- **Task to carry out**
Lines from the one containing "What is 1/(6886 + √(614 + 2528))?" to the end of the data below are to be restated exactly, with both ends included and nothing else.

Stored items
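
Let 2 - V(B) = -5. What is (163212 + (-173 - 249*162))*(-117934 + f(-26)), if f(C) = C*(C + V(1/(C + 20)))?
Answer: -14410005440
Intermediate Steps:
V(B) = 7 (V(B) = 2 - 1*(-5) = 2 + 5 = 7)
f(C) = C*(7 + C) (f(C) = C*(C + 7) = C*(7 + C))
(163212 + (-173 - 249*162))*(-117934 + f(-26)) = (163212 + (-173 - 249*162))*(-117934 - 26*(7 - 26)) = (163212 + (-173 - 40338))*(-117934 - 26*(-19)) = (163212 - 40511)*(-117934 + 494) = 122701*(-117440) = -14410005440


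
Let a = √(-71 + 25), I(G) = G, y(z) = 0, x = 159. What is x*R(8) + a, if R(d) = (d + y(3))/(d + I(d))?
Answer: 159/2 + I*√46 ≈ 79.5 + 6.7823*I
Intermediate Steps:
R(d) = ½ (R(d) = (d + 0)/(d + d) = d/((2*d)) = d*(1/(2*d)) = ½)
a = I*√46 (a = √(-46) = I*√46 ≈ 6.7823*I)
x*R(8) + a = 159*(½) + I*√46 = 159/2 + I*√46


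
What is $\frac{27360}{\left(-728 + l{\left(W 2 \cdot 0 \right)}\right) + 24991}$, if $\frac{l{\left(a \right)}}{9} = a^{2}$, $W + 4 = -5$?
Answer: $\frac{1440}{1277} \approx 1.1276$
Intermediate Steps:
$W = -9$ ($W = -4 - 5 = -9$)
$l{\left(a \right)} = 9 a^{2}$
$\frac{27360}{\left(-728 + l{\left(W 2 \cdot 0 \right)}\right) + 24991} = \frac{27360}{\left(-728 + 9 \left(\left(-9\right) 2 \cdot 0\right)^{2}\right) + 24991} = \frac{27360}{\left(-728 + 9 \left(\left(-18\right) 0\right)^{2}\right) + 24991} = \frac{27360}{\left(-728 + 9 \cdot 0^{2}\right) + 24991} = \frac{27360}{\left(-728 + 9 \cdot 0\right) + 24991} = \frac{27360}{\left(-728 + 0\right) + 24991} = \frac{27360}{-728 + 24991} = \frac{27360}{24263} = 27360 \cdot \frac{1}{24263} = \frac{1440}{1277}$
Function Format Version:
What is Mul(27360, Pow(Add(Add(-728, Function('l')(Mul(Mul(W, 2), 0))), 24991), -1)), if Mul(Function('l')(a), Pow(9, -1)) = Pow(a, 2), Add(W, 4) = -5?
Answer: Rational(1440, 1277) ≈ 1.1276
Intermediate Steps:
W = -9 (W = Add(-4, -5) = -9)
Function('l')(a) = Mul(9, Pow(a, 2))
Mul(27360, Pow(Add(Add(-728, Function('l')(Mul(Mul(W, 2), 0))), 24991), -1)) = Mul(27360, Pow(Add(Add(-728, Mul(9, Pow(Mul(Mul(-9, 2), 0), 2))), 24991), -1)) = Mul(27360, Pow(Add(Add(-728, Mul(9, Pow(Mul(-18, 0), 2))), 24991), -1)) = Mul(27360, Pow(Add(Add(-728, Mul(9, Pow(0, 2))), 24991), -1)) = Mul(27360, Pow(Add(Add(-728, Mul(9, 0)), 24991), -1)) = Mul(27360, Pow(Add(Add(-728, 0), 24991), -1)) = Mul(27360, Pow(Add(-728, 24991), -1)) = Mul(27360, Pow(24263, -1)) = Mul(27360, Rational(1, 24263)) = Rational(1440, 1277)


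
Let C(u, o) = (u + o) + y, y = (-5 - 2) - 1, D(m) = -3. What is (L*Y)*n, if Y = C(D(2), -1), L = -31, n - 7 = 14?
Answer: 7812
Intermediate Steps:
n = 21 (n = 7 + 14 = 21)
y = -8 (y = -7 - 1 = -8)
C(u, o) = -8 + o + u (C(u, o) = (u + o) - 8 = (o + u) - 8 = -8 + o + u)
Y = -12 (Y = -8 - 1 - 3 = -12)
(L*Y)*n = -31*(-12)*21 = 372*21 = 7812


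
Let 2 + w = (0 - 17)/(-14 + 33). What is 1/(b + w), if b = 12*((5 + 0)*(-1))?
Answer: -19/1195 ≈ -0.015900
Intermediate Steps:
b = -60 (b = 12*(5*(-1)) = 12*(-5) = -60)
w = -55/19 (w = -2 + (0 - 17)/(-14 + 33) = -2 - 17/19 = -55/19 ≈ -2.8947)
1/(b + w) = 1/(-60 - 55/19) = 1/(-1195/19) = -19/1195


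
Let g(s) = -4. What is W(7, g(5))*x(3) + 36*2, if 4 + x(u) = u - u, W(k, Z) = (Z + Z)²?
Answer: -184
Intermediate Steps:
W(k, Z) = 4*Z² (W(k, Z) = (2*Z)² = 4*Z²)
x(u) = -4 (x(u) = -4 + (u - u) = -4 + 0 = -4)
W(7, g(5))*x(3) + 36*2 = (4*(-4)²)*(-4) + 36*2 = (4*16)*(-4) + 72 = 64*(-4) + 72 = -256 + 72 = -184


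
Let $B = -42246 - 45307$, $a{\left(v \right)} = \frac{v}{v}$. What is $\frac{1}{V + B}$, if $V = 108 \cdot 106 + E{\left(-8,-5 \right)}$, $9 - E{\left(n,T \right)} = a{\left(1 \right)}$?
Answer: $- \frac{1}{76097} \approx -1.3141 \cdot 10^{-5}$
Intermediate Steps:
$a{\left(v \right)} = 1$
$E{\left(n,T \right)} = 8$ ($E{\left(n,T \right)} = 9 - 1 = 8$)
$B = -87553$ ($B = -42246 - 45307 = -87553$)
$V = 11456$ ($V = 108 \cdot 106 + 8 = 11448 + 8 = 11456$)
$\frac{1}{V + B} = \frac{1}{11456 - 87553} = \frac{1}{-76097} = - \frac{1}{76097}$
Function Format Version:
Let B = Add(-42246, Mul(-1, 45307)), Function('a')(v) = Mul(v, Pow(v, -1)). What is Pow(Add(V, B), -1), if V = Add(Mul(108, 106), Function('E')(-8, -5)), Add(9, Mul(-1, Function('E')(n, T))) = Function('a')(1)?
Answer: Rational(-1, 76097) ≈ -1.3141e-5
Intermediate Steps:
Function('a')(v) = 1
Function('E')(n, T) = 8 (Function('E')(n, T) = Add(9, Mul(-1, 1)) = Add(9, -1) = 8)
B = -87553 (B = Add(-42246, -45307) = -87553)
V = 11456 (V = Add(Mul(108, 106), 8) = Add(11448, 8) = 11456)
Pow(Add(V, B), -1) = Pow(Add(11456, -87553), -1) = Pow(-76097, -1) = Rational(-1, 76097)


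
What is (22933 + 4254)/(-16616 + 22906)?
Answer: 27187/6290 ≈ 4.3223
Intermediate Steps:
(22933 + 4254)/(-16616 + 22906) = 27187/6290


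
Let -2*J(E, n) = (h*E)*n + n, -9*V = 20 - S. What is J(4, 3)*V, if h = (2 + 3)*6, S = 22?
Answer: -121/3 ≈ -40.333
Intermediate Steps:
V = 2/9 (V = -(20 - 1*22)/9 = -(20 - 22)/9 = -⅑*(-2) = 2/9 ≈ 0.22222)
h = 30 (h = 5*6 = 30)
J(E, n) = -n/2 - 15*E*n (J(E, n) = -((30*E)*n + n)/2 = -(30*E*n + n)/2 = -(n + 30*E*n)/2 = -n/2 - 15*E*n)
J(4, 3)*V = -½*3*(1 + 30*4)*(2/9) = -½*3*(1 + 120)*(2/9) = -½*3*121*(2/9) = -363/2*2/9 = -121/3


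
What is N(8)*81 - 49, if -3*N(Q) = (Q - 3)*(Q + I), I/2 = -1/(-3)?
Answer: -1219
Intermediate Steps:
I = ⅔ (I = 2*(-1/(-3)) = 2*(-1*(-⅓)) = 2*(⅓) = ⅔ ≈ 0.66667)
N(Q) = -(-3 + Q)*(⅔ + Q)/3 (N(Q) = -(Q - 3)*(Q + ⅔)/3 = -(-3 + Q)*(⅔ + Q)/3)
N(8)*81 - 49 = (⅔ - ⅓*8² + (7/9)*8)*81 - 49 = (⅔ - ⅓*64 + 56/9)*81 - 49 = (⅔ - 64/3 + 56/9)*81 - 49 = -130/9*81 - 49 = -1170 - 49 = -1219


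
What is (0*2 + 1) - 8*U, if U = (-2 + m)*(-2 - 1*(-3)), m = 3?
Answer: -7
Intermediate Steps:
U = 1 (U = (-2 + 3)*(-2 - 1*(-3)) = 1*(-2 + 3) = 1*1 = 1)
(0*2 + 1) - 8*U = (0*2 + 1) - 8*1 = (0 + 1) - 8 = 1 - 8 = -7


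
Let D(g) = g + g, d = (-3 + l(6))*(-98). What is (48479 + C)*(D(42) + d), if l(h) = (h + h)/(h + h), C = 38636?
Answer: 24392200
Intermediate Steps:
l(h) = 1 (l(h) = (2*h)/((2*h)) = (2*h)*(1/(2*h)) = 1)
d = 196 (d = (-3 + 1)*(-98) = -2*(-98) = 196)
D(g) = 2*g
(48479 + C)*(D(42) + d) = (48479 + 38636)*(2*42 + 196) = 87115*(84 + 196) = 87115*280 = 24392200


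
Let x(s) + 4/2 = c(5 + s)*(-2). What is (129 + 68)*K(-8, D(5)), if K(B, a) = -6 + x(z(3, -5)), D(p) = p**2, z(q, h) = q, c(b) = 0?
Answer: -1576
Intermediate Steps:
x(s) = -2 (x(s) = -2 + 0*(-2) = -2 + 0 = -2)
K(B, a) = -8 (K(B, a) = -6 - 2 = -8)
(129 + 68)*K(-8, D(5)) = (129 + 68)*(-8) = 197*(-8) = -1576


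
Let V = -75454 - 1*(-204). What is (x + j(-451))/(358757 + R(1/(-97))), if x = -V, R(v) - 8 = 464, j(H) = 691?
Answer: 75941/359229 ≈ 0.21140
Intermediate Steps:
R(v) = 472 (R(v) = 8 + 464 = 472)
V = -75250 (V = -75454 + 204 = -75250)
x = 75250 (x = -1*(-75250) = 75250)
(x + j(-451))/(358757 + R(1/(-97))) = (75250 + 691)/(358757 + 472) = 75941/359229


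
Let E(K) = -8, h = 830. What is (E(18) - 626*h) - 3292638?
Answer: -3812226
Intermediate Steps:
(E(18) - 626*h) - 3292638 = (-8 - 626*830) - 3292638 = (-8 - 519580) - 3292638 = -519588 - 3292638 = -3812226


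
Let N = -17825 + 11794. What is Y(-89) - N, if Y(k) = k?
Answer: 5942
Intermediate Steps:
N = -6031
Y(-89) - N = -89 - 1*(-6031) = -89 + 6031 = 5942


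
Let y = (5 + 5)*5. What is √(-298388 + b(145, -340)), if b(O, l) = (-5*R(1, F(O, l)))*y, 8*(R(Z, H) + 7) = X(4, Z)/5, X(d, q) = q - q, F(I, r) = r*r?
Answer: I*√296638 ≈ 544.64*I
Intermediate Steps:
F(I, r) = r²
y = 50 (y = 10*5 = 50)
X(d, q) = 0
R(Z, H) = -7 (R(Z, H) = -7 + (0/5)/8 = -7 + (0*(⅕))/8 = -7 + (⅛)*0 = -7 + 0 = -7)
b(O, l) = 1750 (b(O, l) = -5*(-7)*50 = 35*50 = 1750)
√(-298388 + b(145, -340)) = √(-298388 + 1750) = √(-296638) = I*√296638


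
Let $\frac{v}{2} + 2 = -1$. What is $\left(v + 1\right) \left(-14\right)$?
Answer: $70$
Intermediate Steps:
$v = -6$ ($v = -4 + 2 \left(-1\right) = -4 - 2 = -6$)
$\left(v + 1\right) \left(-14\right) = \left(-6 + 1\right) \left(-14\right) = \left(-5\right) \left(-14\right) = 70$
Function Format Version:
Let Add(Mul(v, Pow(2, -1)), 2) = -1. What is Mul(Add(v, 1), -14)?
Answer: 70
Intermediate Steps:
v = -6 (v = Add(-4, Mul(2, -1)) = Add(-4, -2) = -6)
Mul(Add(v, 1), -14) = Mul(Add(-6, 1), -14) = Mul(-5, -14) = 70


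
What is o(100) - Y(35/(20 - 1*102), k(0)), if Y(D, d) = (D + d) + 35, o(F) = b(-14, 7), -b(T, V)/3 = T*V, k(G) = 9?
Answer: 20535/82 ≈ 250.43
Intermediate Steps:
b(T, V) = -3*T*V
o(F) = 294 (o(F) = -3*(-14)*7 = 294)
Y(D, d) = 35 + D + d
o(100) - Y(35/(20 - 1*102), k(0)) = 294 - (35 + 35/(20 - 1*102) + 9) = 294 - (35 + 35/(20 - 102) + 9) = 294 - (35 + 35/(-82) + 9) = 294 - (35 + 35*(-1/82) + 9) = 294 - (35 - 35/82 + 9) = 294 - 1*3573/82 = 294 - 3573/82 = 20535/82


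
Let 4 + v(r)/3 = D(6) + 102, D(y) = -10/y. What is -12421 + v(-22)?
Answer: -12132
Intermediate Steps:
v(r) = 289 (v(r) = -12 + 3*(-10/6 + 102) = -12 + 3*(-10*⅙ + 102) = -12 + 3*(-5/3 + 102) = -12 + 3*(301/3) = -12 + 301 = 289)
-12421 + v(-22) = -12421 + 289 = -12132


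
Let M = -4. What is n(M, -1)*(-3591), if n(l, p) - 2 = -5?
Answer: 10773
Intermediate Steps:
n(l, p) = -3 (n(l, p) = 2 - 5 = -3)
n(M, -1)*(-3591) = -3*(-3591) = 10773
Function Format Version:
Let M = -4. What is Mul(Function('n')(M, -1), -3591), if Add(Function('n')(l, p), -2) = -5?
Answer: 10773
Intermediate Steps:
Function('n')(l, p) = -3 (Function('n')(l, p) = Add(2, -5) = -3)
Mul(Function('n')(M, -1), -3591) = Mul(-3, -3591) = 10773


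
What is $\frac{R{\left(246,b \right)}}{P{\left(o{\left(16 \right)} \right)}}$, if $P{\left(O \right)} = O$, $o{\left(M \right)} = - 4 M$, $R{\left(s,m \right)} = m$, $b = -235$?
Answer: $\frac{235}{64} \approx 3.6719$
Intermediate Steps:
$\frac{R{\left(246,b \right)}}{P{\left(o{\left(16 \right)} \right)}} = - \frac{235}{\left(-4\right) 16} = - \frac{235}{-64} = \left(-235\right) \left(- \frac{1}{64}\right) = \frac{235}{64}$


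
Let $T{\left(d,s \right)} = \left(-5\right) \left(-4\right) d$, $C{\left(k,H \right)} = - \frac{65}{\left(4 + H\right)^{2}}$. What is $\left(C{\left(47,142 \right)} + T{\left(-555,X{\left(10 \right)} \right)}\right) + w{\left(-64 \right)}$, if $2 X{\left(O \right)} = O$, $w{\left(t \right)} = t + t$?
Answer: $- \frac{239336113}{21316} \approx -11228.0$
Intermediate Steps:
$C{\left(k,H \right)} = - \frac{65}{\left(4 + H\right)^{2}}$
$w{\left(t \right)} = 2 t$
$X{\left(O \right)} = \frac{O}{2}$
$T{\left(d,s \right)} = 20 d$
$\left(C{\left(47,142 \right)} + T{\left(-555,X{\left(10 \right)} \right)}\right) + w{\left(-64 \right)} = \left(- \frac{65}{\left(4 + 142\right)^{2}} + 20 \left(-555\right)\right) + 2 \left(-64\right) = \left(- \frac{65}{21316} - 11100\right) - 128 = - \frac{236607665}{21316} - 128 = - \frac{239336113}{21316}$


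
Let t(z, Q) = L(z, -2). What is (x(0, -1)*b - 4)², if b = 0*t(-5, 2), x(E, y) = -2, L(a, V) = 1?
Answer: 16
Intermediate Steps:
t(z, Q) = 1
b = 0 (b = 0*1 = 0)
(x(0, -1)*b - 4)² = (-2*0 - 4)² = (0 - 4)² = (-4)² = 16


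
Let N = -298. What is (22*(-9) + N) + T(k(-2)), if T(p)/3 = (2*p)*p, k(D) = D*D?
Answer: -400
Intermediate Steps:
k(D) = D**2
T(p) = 6*p**2 (T(p) = 3*((2*p)*p) = 3*(2*p**2) = 6*p**2)
(22*(-9) + N) + T(k(-2)) = (22*(-9) - 298) + 6*((-2)**2)**2 = (-198 - 298) + 6*4**2 = -496 + 6*16 = -496 + 96 = -400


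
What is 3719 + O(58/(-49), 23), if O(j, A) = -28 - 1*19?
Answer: 3672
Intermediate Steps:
O(j, A) = -47 (O(j, A) = -28 - 19 = -47)
3719 + O(58/(-49), 23) = 3719 - 47 = 3672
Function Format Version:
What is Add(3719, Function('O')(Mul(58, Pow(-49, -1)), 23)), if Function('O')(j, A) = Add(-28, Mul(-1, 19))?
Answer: 3672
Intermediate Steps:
Function('O')(j, A) = -47 (Function('O')(j, A) = Add(-28, -19) = -47)
Add(3719, Function('O')(Mul(58, Pow(-49, -1)), 23)) = Add(3719, -47) = 3672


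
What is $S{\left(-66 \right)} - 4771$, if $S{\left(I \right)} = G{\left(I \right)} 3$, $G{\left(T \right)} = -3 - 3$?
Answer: $-4789$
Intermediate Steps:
$G{\left(T \right)} = -6$ ($G{\left(T \right)} = -3 - 3 = -6$)
$S{\left(I \right)} = -18$ ($S{\left(I \right)} = \left(-6\right) 3 = -18$)
$S{\left(-66 \right)} - 4771 = -18 - 4771 = -4789$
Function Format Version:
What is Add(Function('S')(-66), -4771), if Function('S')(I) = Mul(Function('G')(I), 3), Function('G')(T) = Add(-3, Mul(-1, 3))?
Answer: -4789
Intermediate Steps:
Function('G')(T) = -6 (Function('G')(T) = Add(-3, -3) = -6)
Function('S')(I) = -18 (Function('S')(I) = Mul(-6, 3) = -18)
Add(Function('S')(-66), -4771) = Add(-18, -4771) = -4789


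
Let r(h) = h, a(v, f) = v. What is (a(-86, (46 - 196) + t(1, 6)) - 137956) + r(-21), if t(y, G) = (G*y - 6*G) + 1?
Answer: -138063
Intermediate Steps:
t(y, G) = 1 - 6*G + G*y (t(y, G) = (-6*G + G*y) + 1 = 1 - 6*G + G*y)
(a(-86, (46 - 196) + t(1, 6)) - 137956) + r(-21) = (-86 - 137956) - 21 = -138042 - 21 = -138063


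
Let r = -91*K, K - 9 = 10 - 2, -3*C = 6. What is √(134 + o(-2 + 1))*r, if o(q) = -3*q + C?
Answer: -4641*√15 ≈ -17975.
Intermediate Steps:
C = -2 (C = -⅓*6 = -2)
K = 17 (K = 9 + (10 - 2) = 9 + 8 = 17)
o(q) = -2 - 3*q (o(q) = -3*q - 2 = -2 - 3*q)
r = -1547 (r = -91*17 = -1547)
√(134 + o(-2 + 1))*r = √(134 + (-2 - 3*(-2 + 1)))*(-1547) = √(134 + (-2 - 3*(-1)))*(-1547) = √(134 + (-2 + 3))*(-1547) = √(134 + 1)*(-1547) = √135*(-1547) = (3*√15)*(-1547) = -4641*√15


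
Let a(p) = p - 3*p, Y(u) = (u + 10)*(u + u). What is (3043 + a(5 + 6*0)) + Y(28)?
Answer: 5161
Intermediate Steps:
Y(u) = 2*u*(10 + u) (Y(u) = (10 + u)*(2*u) = 2*u*(10 + u))
a(p) = -2*p
(3043 + a(5 + 6*0)) + Y(28) = (3043 - 2*(5 + 6*0)) + 2*28*(10 + 28) = (3043 - 2*(5 + 0)) + 2*28*38 = (3043 - 2*5) + 2128 = (3043 - 10) + 2128 = 3033 + 2128 = 5161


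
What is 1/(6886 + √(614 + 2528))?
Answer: 3443/23706927 - √3142/47413854 ≈ 0.00014405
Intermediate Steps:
1/(6886 + √(614 + 2528)) = 1/(6886 + √3142)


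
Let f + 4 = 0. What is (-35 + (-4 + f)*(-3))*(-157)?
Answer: 1727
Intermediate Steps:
f = -4 (f = -4 + 0 = -4)
(-35 + (-4 + f)*(-3))*(-157) = (-35 + (-4 - 4)*(-3))*(-157) = (-35 - 8*(-3))*(-157) = (-35 + 24)*(-157) = -11*(-157) = 1727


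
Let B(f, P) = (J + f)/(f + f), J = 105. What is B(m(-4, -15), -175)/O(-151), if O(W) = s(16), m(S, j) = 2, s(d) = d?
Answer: 107/64 ≈ 1.6719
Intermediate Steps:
B(f, P) = (105 + f)/(2*f) (B(f, P) = (105 + f)/(f + f) = (105 + f)/((2*f)) = (105 + f)*(1/(2*f)) = (105 + f)/(2*f))
O(W) = 16
B(m(-4, -15), -175)/O(-151) = ((½)*(105 + 2)/2)/16 = ((½)*(½)*107)*(1/16) = (107/4)*(1/16) = 107/64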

- **Task response**
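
What is 1/(6886 + √(614 + 2528))?
Answer: 3443/23706927 - √3142/47413854 ≈ 0.00014405
Intermediate Steps:
1/(6886 + √(614 + 2528)) = 1/(6886 + √3142)


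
Let f + 4 = 0. What is (-35 + (-4 + f)*(-3))*(-157)?
Answer: 1727
Intermediate Steps:
f = -4 (f = -4 + 0 = -4)
(-35 + (-4 + f)*(-3))*(-157) = (-35 + (-4 - 4)*(-3))*(-157) = (-35 - 8*(-3))*(-157) = (-35 + 24)*(-157) = -11*(-157) = 1727


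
Let B(f, P) = (J + f)/(f + f), J = 105. What is B(m(-4, -15), -175)/O(-151), if O(W) = s(16), m(S, j) = 2, s(d) = d?
Answer: 107/64 ≈ 1.6719
Intermediate Steps:
B(f, P) = (105 + f)/(2*f) (B(f, P) = (105 + f)/(f + f) = (105 + f)/((2*f)) = (105 + f)*(1/(2*f)) = (105 + f)/(2*f))
O(W) = 16
B(m(-4, -15), -175)/O(-151) = ((½)*(105 + 2)/2)/16 = ((½)*(½)*107)*(1/16) = (107/4)*(1/16) = 107/64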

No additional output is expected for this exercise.